[Dataset excerpts]

____

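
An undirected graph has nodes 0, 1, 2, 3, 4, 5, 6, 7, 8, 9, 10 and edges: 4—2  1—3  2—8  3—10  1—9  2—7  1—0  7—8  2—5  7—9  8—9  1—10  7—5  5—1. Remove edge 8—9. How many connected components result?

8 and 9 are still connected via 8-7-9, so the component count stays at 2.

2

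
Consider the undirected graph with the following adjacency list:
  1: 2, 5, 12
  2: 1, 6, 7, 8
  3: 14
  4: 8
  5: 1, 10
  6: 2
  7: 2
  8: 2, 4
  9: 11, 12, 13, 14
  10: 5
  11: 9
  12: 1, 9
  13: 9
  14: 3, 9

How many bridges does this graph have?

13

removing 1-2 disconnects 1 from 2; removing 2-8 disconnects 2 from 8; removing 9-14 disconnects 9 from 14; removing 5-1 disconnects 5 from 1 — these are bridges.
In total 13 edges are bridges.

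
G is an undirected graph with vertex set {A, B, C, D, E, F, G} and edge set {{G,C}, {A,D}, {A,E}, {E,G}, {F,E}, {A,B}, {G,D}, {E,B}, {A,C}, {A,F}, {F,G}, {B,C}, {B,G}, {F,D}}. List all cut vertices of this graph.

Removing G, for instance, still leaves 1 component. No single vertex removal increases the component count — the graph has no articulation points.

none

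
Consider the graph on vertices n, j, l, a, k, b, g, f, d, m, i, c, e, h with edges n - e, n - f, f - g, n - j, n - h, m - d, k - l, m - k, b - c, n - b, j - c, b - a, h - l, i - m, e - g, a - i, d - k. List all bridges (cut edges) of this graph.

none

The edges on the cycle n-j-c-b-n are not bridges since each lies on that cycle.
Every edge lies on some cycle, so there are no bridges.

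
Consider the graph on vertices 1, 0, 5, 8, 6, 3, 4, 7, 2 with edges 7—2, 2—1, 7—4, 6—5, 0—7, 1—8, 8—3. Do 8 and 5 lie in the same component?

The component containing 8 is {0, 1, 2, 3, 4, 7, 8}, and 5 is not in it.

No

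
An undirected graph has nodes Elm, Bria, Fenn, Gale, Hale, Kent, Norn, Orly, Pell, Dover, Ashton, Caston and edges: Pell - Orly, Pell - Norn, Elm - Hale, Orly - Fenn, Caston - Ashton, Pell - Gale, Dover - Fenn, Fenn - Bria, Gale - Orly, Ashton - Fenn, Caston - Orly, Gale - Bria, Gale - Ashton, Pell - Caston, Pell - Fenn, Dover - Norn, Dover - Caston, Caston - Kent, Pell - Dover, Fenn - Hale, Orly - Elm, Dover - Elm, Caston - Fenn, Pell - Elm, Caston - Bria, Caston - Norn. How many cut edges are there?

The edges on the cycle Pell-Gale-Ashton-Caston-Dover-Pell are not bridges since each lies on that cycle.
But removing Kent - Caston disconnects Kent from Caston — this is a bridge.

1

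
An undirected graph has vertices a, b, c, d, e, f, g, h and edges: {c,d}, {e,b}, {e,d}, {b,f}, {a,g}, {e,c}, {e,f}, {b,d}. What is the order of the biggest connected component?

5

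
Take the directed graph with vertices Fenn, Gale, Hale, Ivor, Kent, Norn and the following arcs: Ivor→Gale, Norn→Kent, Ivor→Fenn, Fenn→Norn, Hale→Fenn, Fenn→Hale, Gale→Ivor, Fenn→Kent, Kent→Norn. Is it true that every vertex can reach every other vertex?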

____

**TO DO**
All the records above need to be transcribed exactly and in full.

**RESULT OF THE EXERCISE**
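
An undirected graph has nodes 0, 1, 2, 3, 4, 5, 6, 7, 8, 9, 10 and edges: 4—2  1—3  2—8  3—10  1—9  2—7  1—0  7—8  2—5  7—9  8—9  1—10  7—5  5—1. Remove edge 8—9. How many connected components result?

8 and 9 are still connected via 8-7-9, so the component count stays at 2.

2

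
Consider the undirected graph with the following adjacency list:
  1: 2, 5, 12
  2: 1, 6, 7, 8
  3: 14
  4: 8
  5: 1, 10
  6: 2
  7: 2
  8: 2, 4
  9: 11, 12, 13, 14
  10: 5
  11: 9
  12: 1, 9
  13: 9
  14: 3, 9

How many bridges does this graph have?

13

removing 1-2 disconnects 1 from 2; removing 2-8 disconnects 2 from 8; removing 9-14 disconnects 9 from 14; removing 5-1 disconnects 5 from 1 — these are bridges.
In total 13 edges are bridges.

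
G is an undirected graph with vertex set {A, B, C, D, E, F, G} and edge set {{G,C}, {A,D}, {A,E}, {E,G}, {F,E}, {A,B}, {G,D}, {E,B}, {A,C}, {A,F}, {F,G}, {B,C}, {B,G}, {F,D}}. List all cut vertices of this graph.

Removing G, for instance, still leaves 1 component. No single vertex removal increases the component count — the graph has no articulation points.

none

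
Consider the graph on vertices n, j, l, a, k, b, g, f, d, m, i, c, e, h with edges n - e, n - f, f - g, n - j, n - h, m - d, k - l, m - k, b - c, n - b, j - c, b - a, h - l, i - m, e - g, a - i, d - k. List all bridges (cut edges) of this graph.

none

The edges on the cycle n-j-c-b-n are not bridges since each lies on that cycle.
Every edge lies on some cycle, so there are no bridges.

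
Consider the graph on vertices 1, 0, 5, 8, 6, 3, 4, 7, 2 with edges 7—2, 2—1, 7—4, 6—5, 0—7, 1—8, 8—3. Do 8 and 5 lie in the same component?

The component containing 8 is {0, 1, 2, 3, 4, 7, 8}, and 5 is not in it.

No

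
An undirected graph has nodes Elm, Bria, Fenn, Gale, Hale, Kent, Norn, Orly, Pell, Dover, Ashton, Caston and edges: Pell - Orly, Pell - Norn, Elm - Hale, Orly - Fenn, Caston - Ashton, Pell - Gale, Dover - Fenn, Fenn - Bria, Gale - Orly, Ashton - Fenn, Caston - Orly, Gale - Bria, Gale - Ashton, Pell - Caston, Pell - Fenn, Dover - Norn, Dover - Caston, Caston - Kent, Pell - Dover, Fenn - Hale, Orly - Elm, Dover - Elm, Caston - Fenn, Pell - Elm, Caston - Bria, Caston - Norn. How many cut edges are there?

The edges on the cycle Pell-Gale-Ashton-Caston-Dover-Pell are not bridges since each lies on that cycle.
But removing Kent - Caston disconnects Kent from Caston — this is a bridge.

1

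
An undirected graph has vertices a, b, c, d, e, f, g, h and edges: {c,d}, {e,b}, {e,d}, {b,f}, {a,g}, {e,c}, {e,f}, {b,d}. What is the order of the biggest connected component?

5

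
Take the directed graph with vertices Fenn, Gale, Hale, Ivor, Kent, Norn and the following arcs: Ivor→Gale, Norn→Kent, Ivor→Fenn, Fenn→Norn, Hale→Fenn, Fenn→Hale, Gale→Ivor, Fenn→Kent, Kent→Norn. Is it true that every vertex can reach every other vertex?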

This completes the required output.